What the task asks
Every record below must be returned exactly as it was received.

Dataset excerpts

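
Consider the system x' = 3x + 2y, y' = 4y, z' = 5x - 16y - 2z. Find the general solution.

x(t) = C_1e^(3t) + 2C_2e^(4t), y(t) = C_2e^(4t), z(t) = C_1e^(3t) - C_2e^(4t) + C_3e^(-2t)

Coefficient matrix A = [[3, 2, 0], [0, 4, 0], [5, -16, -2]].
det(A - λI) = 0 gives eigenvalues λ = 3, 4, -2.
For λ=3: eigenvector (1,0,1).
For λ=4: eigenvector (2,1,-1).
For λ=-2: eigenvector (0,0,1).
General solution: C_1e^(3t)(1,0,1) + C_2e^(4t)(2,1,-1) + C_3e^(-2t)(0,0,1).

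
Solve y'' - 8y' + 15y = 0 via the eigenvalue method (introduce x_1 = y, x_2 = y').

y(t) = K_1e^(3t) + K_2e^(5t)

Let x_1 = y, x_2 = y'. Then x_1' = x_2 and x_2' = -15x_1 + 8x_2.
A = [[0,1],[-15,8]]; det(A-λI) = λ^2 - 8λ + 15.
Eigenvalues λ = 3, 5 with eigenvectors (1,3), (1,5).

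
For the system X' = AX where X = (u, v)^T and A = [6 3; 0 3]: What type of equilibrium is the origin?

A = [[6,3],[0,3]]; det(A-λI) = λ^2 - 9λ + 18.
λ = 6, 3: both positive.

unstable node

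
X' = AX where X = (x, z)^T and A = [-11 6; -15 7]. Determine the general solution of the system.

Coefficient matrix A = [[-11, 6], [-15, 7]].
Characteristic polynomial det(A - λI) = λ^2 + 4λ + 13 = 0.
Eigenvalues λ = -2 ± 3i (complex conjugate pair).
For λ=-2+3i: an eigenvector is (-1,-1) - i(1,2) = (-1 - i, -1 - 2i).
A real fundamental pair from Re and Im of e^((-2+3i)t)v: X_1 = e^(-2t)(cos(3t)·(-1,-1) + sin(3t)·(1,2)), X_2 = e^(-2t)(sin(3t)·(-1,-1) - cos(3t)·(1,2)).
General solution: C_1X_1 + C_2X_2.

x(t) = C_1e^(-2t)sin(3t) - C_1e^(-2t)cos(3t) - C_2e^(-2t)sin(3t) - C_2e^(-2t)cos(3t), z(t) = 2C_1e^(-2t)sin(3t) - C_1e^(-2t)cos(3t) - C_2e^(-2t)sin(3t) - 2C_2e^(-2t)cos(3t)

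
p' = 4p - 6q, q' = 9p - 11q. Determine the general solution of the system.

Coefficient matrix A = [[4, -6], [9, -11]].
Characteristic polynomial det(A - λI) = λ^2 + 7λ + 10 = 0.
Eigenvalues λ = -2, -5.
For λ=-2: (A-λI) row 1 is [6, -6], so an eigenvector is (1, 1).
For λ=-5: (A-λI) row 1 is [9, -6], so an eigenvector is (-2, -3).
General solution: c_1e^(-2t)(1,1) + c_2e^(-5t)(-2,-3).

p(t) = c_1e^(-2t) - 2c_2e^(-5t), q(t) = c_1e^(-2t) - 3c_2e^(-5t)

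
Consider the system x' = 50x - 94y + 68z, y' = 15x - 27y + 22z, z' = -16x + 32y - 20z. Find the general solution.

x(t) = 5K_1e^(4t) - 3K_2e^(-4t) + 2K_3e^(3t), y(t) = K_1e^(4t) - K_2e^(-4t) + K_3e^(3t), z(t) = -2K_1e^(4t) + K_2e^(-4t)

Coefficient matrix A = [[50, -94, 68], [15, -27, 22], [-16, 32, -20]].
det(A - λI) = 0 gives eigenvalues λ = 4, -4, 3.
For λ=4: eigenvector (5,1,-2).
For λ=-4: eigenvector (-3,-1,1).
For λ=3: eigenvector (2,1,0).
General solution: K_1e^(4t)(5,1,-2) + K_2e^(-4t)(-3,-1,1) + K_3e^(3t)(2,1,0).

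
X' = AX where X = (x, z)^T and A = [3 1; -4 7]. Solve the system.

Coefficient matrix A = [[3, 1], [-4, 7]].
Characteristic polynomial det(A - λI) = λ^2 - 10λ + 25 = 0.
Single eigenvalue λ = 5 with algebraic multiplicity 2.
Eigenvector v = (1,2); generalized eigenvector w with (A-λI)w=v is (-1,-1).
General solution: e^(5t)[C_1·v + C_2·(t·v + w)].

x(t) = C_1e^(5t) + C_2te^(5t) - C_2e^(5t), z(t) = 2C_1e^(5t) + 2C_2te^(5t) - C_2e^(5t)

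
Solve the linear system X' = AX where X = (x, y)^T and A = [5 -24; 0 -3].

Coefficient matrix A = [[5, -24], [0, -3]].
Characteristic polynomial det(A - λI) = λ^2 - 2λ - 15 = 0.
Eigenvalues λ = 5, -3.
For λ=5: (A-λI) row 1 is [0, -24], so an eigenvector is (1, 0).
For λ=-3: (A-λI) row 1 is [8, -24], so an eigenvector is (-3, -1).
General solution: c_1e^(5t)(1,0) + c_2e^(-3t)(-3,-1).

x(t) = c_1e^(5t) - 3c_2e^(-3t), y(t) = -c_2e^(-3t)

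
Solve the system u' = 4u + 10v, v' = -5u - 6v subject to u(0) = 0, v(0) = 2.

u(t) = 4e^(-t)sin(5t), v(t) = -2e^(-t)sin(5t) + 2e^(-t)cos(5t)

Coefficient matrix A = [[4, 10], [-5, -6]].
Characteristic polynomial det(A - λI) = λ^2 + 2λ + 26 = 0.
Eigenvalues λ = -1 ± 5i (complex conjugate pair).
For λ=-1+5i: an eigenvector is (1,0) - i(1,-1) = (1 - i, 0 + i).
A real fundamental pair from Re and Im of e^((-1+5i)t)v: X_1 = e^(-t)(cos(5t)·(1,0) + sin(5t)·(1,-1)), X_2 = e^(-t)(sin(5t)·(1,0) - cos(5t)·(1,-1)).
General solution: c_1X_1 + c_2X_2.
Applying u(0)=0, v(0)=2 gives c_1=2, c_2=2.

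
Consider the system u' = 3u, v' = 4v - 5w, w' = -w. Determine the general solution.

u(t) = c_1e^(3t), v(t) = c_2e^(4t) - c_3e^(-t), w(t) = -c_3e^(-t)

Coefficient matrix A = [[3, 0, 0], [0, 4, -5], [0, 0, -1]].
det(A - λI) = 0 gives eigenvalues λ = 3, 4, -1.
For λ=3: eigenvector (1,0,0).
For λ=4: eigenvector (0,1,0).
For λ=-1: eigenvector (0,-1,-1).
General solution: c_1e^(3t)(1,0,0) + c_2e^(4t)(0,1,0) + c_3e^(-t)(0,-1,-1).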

Task output
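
Consider the system x' = 3x + 2y, y' = 4y, z' = 5x - 16y - 2z. Find the general solution.

x(t) = C_1e^(3t) + 2C_2e^(4t), y(t) = C_2e^(4t), z(t) = C_1e^(3t) - C_2e^(4t) + C_3e^(-2t)

Coefficient matrix A = [[3, 2, 0], [0, 4, 0], [5, -16, -2]].
det(A - λI) = 0 gives eigenvalues λ = 3, 4, -2.
For λ=3: eigenvector (1,0,1).
For λ=4: eigenvector (2,1,-1).
For λ=-2: eigenvector (0,0,1).
General solution: C_1e^(3t)(1,0,1) + C_2e^(4t)(2,1,-1) + C_3e^(-2t)(0,0,1).

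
Solve y'' - 8y' + 15y = 0 via the eigenvalue method (introduce x_1 = y, x_2 = y').

y(t) = K_1e^(3t) + K_2e^(5t)

Let x_1 = y, x_2 = y'. Then x_1' = x_2 and x_2' = -15x_1 + 8x_2.
A = [[0,1],[-15,8]]; det(A-λI) = λ^2 - 8λ + 15.
Eigenvalues λ = 3, 5 with eigenvectors (1,3), (1,5).

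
For the system X' = AX where X = (u, v)^T and A = [6 3; 0 3]: What type of equilibrium is the origin?

A = [[6,3],[0,3]]; det(A-λI) = λ^2 - 9λ + 18.
λ = 6, 3: both positive.

unstable node

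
X' = AX where X = (x, z)^T and A = [-11 6; -15 7]. Determine the general solution of the system.

Coefficient matrix A = [[-11, 6], [-15, 7]].
Characteristic polynomial det(A - λI) = λ^2 + 4λ + 13 = 0.
Eigenvalues λ = -2 ± 3i (complex conjugate pair).
For λ=-2+3i: an eigenvector is (-1,-1) - i(1,2) = (-1 - i, -1 - 2i).
A real fundamental pair from Re and Im of e^((-2+3i)t)v: X_1 = e^(-2t)(cos(3t)·(-1,-1) + sin(3t)·(1,2)), X_2 = e^(-2t)(sin(3t)·(-1,-1) - cos(3t)·(1,2)).
General solution: C_1X_1 + C_2X_2.

x(t) = C_1e^(-2t)sin(3t) - C_1e^(-2t)cos(3t) - C_2e^(-2t)sin(3t) - C_2e^(-2t)cos(3t), z(t) = 2C_1e^(-2t)sin(3t) - C_1e^(-2t)cos(3t) - C_2e^(-2t)sin(3t) - 2C_2e^(-2t)cos(3t)

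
p' = 4p - 6q, q' = 9p - 11q. Determine the general solution of the system.

Coefficient matrix A = [[4, -6], [9, -11]].
Characteristic polynomial det(A - λI) = λ^2 + 7λ + 10 = 0.
Eigenvalues λ = -2, -5.
For λ=-2: (A-λI) row 1 is [6, -6], so an eigenvector is (1, 1).
For λ=-5: (A-λI) row 1 is [9, -6], so an eigenvector is (-2, -3).
General solution: c_1e^(-2t)(1,1) + c_2e^(-5t)(-2,-3).

p(t) = c_1e^(-2t) - 2c_2e^(-5t), q(t) = c_1e^(-2t) - 3c_2e^(-5t)

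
Consider the system x' = 50x - 94y + 68z, y' = 15x - 27y + 22z, z' = -16x + 32y - 20z. Find the general solution.

x(t) = 5K_1e^(4t) - 3K_2e^(-4t) + 2K_3e^(3t), y(t) = K_1e^(4t) - K_2e^(-4t) + K_3e^(3t), z(t) = -2K_1e^(4t) + K_2e^(-4t)

Coefficient matrix A = [[50, -94, 68], [15, -27, 22], [-16, 32, -20]].
det(A - λI) = 0 gives eigenvalues λ = 4, -4, 3.
For λ=4: eigenvector (5,1,-2).
For λ=-4: eigenvector (-3,-1,1).
For λ=3: eigenvector (2,1,0).
General solution: K_1e^(4t)(5,1,-2) + K_2e^(-4t)(-3,-1,1) + K_3e^(3t)(2,1,0).

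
X' = AX where X = (x, z)^T and A = [3 1; -4 7]. Solve the system.

Coefficient matrix A = [[3, 1], [-4, 7]].
Characteristic polynomial det(A - λI) = λ^2 - 10λ + 25 = 0.
Single eigenvalue λ = 5 with algebraic multiplicity 2.
Eigenvector v = (1,2); generalized eigenvector w with (A-λI)w=v is (-1,-1).
General solution: e^(5t)[C_1·v + C_2·(t·v + w)].

x(t) = C_1e^(5t) + C_2te^(5t) - C_2e^(5t), z(t) = 2C_1e^(5t) + 2C_2te^(5t) - C_2e^(5t)

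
Solve the linear system X' = AX where X = (x, y)^T and A = [5 -24; 0 -3].

Coefficient matrix A = [[5, -24], [0, -3]].
Characteristic polynomial det(A - λI) = λ^2 - 2λ - 15 = 0.
Eigenvalues λ = 5, -3.
For λ=5: (A-λI) row 1 is [0, -24], so an eigenvector is (1, 0).
For λ=-3: (A-λI) row 1 is [8, -24], so an eigenvector is (-3, -1).
General solution: c_1e^(5t)(1,0) + c_2e^(-3t)(-3,-1).

x(t) = c_1e^(5t) - 3c_2e^(-3t), y(t) = -c_2e^(-3t)

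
Solve the system u' = 4u + 10v, v' = -5u - 6v subject to u(0) = 0, v(0) = 2.

u(t) = 4e^(-t)sin(5t), v(t) = -2e^(-t)sin(5t) + 2e^(-t)cos(5t)

Coefficient matrix A = [[4, 10], [-5, -6]].
Characteristic polynomial det(A - λI) = λ^2 + 2λ + 26 = 0.
Eigenvalues λ = -1 ± 5i (complex conjugate pair).
For λ=-1+5i: an eigenvector is (1,0) - i(1,-1) = (1 - i, 0 + i).
A real fundamental pair from Re and Im of e^((-1+5i)t)v: X_1 = e^(-t)(cos(5t)·(1,0) + sin(5t)·(1,-1)), X_2 = e^(-t)(sin(5t)·(1,0) - cos(5t)·(1,-1)).
General solution: c_1X_1 + c_2X_2.
Applying u(0)=0, v(0)=2 gives c_1=2, c_2=2.

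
Consider the system u' = 3u, v' = 4v - 5w, w' = -w. Determine the general solution.

u(t) = c_1e^(3t), v(t) = c_2e^(4t) - c_3e^(-t), w(t) = -c_3e^(-t)

Coefficient matrix A = [[3, 0, 0], [0, 4, -5], [0, 0, -1]].
det(A - λI) = 0 gives eigenvalues λ = 3, 4, -1.
For λ=3: eigenvector (1,0,0).
For λ=4: eigenvector (0,1,0).
For λ=-1: eigenvector (0,-1,-1).
General solution: c_1e^(3t)(1,0,0) + c_2e^(4t)(0,1,0) + c_3e^(-t)(0,-1,-1).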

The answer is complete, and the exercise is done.